Set down exactly the lines in the records below that run from the line with "A peripheral's DMA controller processes 6" to the line with "[5] copy 2B", inclusive, and nothing more.

Collected data entries:
▶
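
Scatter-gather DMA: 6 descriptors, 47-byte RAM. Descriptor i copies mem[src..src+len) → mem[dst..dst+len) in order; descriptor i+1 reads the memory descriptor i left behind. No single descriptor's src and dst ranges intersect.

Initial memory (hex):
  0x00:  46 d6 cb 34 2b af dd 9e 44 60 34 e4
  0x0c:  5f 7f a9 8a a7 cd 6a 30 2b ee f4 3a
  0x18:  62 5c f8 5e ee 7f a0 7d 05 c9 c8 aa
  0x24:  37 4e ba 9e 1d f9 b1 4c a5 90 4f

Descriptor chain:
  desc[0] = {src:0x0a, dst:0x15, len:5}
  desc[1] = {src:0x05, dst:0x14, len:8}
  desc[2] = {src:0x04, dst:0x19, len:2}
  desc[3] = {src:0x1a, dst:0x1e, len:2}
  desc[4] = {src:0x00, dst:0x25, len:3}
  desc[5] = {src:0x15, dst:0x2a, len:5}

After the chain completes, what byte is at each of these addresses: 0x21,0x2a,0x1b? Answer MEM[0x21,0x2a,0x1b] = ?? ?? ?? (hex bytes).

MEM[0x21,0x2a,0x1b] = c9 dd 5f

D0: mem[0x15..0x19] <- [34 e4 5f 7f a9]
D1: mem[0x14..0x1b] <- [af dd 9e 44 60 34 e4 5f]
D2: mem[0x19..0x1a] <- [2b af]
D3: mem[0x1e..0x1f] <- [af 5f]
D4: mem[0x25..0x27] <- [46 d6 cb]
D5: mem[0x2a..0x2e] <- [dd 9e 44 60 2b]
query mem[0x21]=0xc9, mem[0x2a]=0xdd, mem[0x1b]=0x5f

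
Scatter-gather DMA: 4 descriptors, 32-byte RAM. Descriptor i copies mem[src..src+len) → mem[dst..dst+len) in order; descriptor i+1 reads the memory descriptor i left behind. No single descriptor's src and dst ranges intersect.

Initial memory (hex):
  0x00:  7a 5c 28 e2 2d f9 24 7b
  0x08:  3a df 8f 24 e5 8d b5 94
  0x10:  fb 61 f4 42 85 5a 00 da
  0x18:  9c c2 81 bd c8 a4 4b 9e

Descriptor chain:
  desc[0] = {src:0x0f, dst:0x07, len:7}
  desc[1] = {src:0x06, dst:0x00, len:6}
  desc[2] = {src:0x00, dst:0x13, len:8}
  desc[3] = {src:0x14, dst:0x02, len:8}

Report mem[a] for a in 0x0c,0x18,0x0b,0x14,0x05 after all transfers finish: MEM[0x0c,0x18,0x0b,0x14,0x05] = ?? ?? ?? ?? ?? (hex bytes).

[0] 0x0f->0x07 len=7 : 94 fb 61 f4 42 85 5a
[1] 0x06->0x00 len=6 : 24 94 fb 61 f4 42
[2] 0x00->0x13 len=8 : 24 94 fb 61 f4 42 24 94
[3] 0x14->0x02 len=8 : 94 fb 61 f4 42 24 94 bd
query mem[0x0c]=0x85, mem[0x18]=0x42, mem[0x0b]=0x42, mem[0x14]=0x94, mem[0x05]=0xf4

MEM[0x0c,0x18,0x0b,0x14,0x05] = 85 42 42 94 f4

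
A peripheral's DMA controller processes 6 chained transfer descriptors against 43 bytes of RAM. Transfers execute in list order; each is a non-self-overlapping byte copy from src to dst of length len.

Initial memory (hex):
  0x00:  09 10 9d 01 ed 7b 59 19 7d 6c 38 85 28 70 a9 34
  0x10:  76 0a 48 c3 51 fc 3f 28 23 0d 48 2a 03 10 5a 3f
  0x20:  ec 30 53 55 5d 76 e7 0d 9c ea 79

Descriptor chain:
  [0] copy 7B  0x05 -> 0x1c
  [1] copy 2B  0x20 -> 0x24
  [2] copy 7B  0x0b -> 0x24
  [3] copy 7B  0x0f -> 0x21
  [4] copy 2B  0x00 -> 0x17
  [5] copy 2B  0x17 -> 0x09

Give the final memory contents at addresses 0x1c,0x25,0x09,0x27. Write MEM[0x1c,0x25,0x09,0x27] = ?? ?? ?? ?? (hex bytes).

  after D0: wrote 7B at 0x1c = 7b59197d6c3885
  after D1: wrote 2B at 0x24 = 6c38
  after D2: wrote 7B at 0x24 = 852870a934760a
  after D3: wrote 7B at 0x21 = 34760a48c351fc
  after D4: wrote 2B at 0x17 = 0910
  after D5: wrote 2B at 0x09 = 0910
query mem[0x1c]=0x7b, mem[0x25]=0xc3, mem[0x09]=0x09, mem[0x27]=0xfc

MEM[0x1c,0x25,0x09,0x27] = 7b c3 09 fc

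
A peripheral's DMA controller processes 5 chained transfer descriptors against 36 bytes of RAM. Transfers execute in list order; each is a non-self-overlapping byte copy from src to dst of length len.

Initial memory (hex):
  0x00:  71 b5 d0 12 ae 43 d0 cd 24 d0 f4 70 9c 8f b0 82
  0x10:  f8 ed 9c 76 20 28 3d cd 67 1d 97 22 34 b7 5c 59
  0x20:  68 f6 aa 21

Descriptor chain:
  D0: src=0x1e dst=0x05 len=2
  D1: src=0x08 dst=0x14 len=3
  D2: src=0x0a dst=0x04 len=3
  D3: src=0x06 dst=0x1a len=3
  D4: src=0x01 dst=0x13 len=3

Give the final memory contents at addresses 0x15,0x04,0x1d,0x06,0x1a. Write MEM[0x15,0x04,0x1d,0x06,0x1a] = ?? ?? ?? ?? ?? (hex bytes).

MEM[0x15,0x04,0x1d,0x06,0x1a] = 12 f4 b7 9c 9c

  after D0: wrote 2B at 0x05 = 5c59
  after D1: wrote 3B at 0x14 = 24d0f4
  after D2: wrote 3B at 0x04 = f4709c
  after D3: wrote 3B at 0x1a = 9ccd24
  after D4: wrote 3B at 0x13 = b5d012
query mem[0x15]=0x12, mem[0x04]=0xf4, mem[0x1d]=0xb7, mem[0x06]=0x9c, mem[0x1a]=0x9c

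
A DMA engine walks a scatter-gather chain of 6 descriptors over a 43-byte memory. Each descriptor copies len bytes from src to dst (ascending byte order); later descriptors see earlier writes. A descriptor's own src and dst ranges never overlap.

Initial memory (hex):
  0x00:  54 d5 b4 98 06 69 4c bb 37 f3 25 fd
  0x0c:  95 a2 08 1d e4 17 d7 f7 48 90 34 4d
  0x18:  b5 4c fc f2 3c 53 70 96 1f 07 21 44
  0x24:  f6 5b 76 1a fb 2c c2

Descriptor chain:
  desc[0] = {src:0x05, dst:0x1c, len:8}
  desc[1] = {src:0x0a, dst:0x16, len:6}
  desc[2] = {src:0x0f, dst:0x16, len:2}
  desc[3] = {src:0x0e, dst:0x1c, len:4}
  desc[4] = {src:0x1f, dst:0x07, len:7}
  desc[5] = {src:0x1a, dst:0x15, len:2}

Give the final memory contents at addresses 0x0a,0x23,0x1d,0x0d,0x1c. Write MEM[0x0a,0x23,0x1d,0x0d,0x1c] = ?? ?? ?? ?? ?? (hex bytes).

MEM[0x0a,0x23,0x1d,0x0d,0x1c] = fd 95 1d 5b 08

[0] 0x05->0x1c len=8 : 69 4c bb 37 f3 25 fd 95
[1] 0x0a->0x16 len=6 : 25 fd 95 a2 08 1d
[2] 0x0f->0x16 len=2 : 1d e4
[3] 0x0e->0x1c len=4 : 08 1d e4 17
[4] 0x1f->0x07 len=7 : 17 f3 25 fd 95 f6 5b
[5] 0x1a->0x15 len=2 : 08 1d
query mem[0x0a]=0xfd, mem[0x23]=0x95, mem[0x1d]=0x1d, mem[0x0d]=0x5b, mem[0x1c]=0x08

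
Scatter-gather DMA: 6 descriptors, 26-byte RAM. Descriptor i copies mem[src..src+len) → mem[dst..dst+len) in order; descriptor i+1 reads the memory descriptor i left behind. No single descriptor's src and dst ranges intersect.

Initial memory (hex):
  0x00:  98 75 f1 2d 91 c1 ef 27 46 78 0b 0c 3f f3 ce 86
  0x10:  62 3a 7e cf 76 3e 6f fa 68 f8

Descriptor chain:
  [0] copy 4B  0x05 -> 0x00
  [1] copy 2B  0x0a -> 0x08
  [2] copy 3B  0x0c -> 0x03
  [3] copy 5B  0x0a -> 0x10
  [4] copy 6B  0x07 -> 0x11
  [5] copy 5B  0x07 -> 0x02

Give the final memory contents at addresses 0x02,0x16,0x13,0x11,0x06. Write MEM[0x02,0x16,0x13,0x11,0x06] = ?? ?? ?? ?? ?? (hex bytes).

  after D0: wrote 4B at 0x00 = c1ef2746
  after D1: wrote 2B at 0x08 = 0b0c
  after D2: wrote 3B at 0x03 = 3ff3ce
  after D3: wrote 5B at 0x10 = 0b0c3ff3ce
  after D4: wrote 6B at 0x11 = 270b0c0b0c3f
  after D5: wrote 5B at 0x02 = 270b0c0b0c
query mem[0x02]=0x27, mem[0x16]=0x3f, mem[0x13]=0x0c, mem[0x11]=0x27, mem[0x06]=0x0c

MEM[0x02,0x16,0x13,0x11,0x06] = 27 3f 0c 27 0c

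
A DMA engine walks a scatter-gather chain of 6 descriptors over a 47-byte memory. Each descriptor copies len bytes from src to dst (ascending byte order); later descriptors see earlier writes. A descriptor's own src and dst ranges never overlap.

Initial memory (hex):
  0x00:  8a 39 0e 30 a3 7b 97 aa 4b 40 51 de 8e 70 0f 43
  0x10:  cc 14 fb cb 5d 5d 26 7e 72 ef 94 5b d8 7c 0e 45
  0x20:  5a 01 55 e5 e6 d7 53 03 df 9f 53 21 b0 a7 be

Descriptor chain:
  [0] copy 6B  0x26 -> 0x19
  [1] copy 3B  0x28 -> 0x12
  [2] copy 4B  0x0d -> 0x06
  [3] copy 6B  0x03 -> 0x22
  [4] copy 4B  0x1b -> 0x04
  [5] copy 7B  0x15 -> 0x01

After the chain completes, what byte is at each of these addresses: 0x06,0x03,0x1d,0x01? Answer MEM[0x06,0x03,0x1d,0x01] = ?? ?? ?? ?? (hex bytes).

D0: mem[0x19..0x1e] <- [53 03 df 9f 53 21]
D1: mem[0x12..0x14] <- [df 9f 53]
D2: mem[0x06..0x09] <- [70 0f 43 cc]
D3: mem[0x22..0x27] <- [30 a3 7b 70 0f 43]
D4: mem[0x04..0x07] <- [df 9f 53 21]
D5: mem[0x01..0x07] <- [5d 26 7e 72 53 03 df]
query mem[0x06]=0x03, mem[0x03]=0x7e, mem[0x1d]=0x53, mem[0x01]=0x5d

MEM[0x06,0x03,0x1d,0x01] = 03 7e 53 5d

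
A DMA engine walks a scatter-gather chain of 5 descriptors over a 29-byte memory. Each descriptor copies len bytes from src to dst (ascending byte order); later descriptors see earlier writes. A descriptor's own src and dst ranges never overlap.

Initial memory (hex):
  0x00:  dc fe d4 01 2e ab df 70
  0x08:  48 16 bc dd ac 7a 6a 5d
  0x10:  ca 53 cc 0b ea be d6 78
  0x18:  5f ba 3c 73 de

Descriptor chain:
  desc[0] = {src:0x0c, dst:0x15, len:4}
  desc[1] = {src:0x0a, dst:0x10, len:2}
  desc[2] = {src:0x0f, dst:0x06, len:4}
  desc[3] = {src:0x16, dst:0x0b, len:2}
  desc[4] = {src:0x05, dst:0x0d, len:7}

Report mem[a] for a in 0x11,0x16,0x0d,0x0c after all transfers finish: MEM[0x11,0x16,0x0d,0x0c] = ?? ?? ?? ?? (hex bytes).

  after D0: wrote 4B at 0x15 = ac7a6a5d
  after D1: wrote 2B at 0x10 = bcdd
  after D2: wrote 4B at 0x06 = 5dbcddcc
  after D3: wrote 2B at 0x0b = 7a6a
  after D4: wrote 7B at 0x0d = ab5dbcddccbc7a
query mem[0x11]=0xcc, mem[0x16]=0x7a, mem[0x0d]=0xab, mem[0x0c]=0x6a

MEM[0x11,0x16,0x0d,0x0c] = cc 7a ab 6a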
◀
Task result:
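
A peripheral's DMA controller processes 6 chained transfer descriptors against 43 bytes of RAM. Transfers execute in list order; each is a non-self-overlapping byte copy from src to dst of length len.

Initial memory (hex):
  0x00:  09 10 9d 01 ed 7b 59 19 7d 6c 38 85 28 70 a9 34
  0x10:  76 0a 48 c3 51 fc 3f 28 23 0d 48 2a 03 10 5a 3f
  0x20:  ec 30 53 55 5d 76 e7 0d 9c ea 79

Descriptor chain:
  [0] copy 7B  0x05 -> 0x1c
  [1] copy 2B  0x20 -> 0x24
  [2] copy 7B  0x0b -> 0x24
  [3] copy 7B  0x0f -> 0x21
  [4] copy 2B  0x00 -> 0x17
  [5] copy 2B  0x17 -> 0x09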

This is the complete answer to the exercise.